**Try it:** Beneath this line are the data; copy exactly the part of them that opens with the line containing "10) undergo responsible-vendor" and closes with the line containing "9. carry drug-loss", and only that part.

### Supplied material ###

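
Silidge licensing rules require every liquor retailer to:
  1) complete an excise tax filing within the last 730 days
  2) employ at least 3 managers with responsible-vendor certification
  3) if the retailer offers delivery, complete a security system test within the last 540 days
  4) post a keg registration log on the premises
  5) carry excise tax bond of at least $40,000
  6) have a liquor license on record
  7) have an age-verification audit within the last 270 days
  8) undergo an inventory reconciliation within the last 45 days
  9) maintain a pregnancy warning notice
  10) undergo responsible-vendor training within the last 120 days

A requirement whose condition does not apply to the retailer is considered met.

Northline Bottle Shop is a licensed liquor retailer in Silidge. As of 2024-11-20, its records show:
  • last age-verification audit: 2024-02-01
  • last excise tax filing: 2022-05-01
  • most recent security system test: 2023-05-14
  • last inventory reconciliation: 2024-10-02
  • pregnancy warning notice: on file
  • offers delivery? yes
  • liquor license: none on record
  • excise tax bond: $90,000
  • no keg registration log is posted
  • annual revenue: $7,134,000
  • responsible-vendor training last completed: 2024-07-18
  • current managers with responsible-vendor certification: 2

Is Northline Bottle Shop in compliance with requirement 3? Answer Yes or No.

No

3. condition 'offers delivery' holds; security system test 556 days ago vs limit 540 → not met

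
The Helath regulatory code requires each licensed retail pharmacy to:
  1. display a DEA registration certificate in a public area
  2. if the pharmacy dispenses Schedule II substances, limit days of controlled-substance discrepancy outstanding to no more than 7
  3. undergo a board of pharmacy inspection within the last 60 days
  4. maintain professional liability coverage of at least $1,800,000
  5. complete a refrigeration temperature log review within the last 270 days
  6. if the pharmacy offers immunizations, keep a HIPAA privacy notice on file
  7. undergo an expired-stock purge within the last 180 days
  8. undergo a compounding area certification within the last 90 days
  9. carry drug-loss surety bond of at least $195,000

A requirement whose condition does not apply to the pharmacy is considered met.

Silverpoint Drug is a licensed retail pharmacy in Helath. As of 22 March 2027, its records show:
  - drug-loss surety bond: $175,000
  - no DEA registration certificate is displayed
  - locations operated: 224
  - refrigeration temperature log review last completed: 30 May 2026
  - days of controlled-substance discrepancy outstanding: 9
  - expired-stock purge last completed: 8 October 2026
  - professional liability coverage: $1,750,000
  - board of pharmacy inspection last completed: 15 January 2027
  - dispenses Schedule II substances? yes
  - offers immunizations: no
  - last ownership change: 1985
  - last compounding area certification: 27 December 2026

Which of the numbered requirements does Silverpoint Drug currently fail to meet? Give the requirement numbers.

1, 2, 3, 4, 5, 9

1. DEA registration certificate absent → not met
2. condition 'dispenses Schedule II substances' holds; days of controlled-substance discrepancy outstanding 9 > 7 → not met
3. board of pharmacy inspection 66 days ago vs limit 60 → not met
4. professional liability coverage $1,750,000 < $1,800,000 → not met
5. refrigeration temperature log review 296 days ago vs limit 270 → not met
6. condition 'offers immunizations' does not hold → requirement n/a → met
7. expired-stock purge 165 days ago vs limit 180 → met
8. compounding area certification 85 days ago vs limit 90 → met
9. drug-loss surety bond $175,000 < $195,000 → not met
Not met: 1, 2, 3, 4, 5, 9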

###

**Written response:**
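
  10) undergo responsible-vendor training within the last 120 days

A requirement whose condition does not apply to the retailer is considered met.

Northline Bottle Shop is a licensed liquor retailer in Silidge. As of 2024-11-20, its records show:
  • last age-verification audit: 2024-02-01
  • last excise tax filing: 2022-05-01
  • most recent security system test: 2023-05-14
  • last inventory reconciliation: 2024-10-02
  • pregnancy warning notice: on file
  • offers delivery? yes
  • liquor license: none on record
  • excise tax bond: $90,000
  • no keg registration log is posted
  • annual revenue: $7,134,000
  • responsible-vendor training last completed: 2024-07-18
  • current managers with responsible-vendor certification: 2

Is Northline Bottle Shop in compliance with requirement 3? Answer Yes or No.

No

3. condition 'offers delivery' holds; security system test 556 days ago vs limit 540 → not met

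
The Helath regulatory code requires each licensed retail pharmacy to:
  1. display a DEA registration certificate in a public area
  2. if the pharmacy dispenses Schedule II substances, limit days of controlled-substance discrepancy outstanding to no more than 7
  3. undergo a board of pharmacy inspection within the last 60 days
  4. maintain professional liability coverage of at least $1,800,000
  5. complete a refrigeration temperature log review within the last 270 days
  6. if the pharmacy offers immunizations, keep a HIPAA privacy notice on file
  7. undergo an expired-stock purge within the last 180 days
  8. undergo a compounding area certification within the last 90 days
  9. carry drug-loss surety bond of at least $195,000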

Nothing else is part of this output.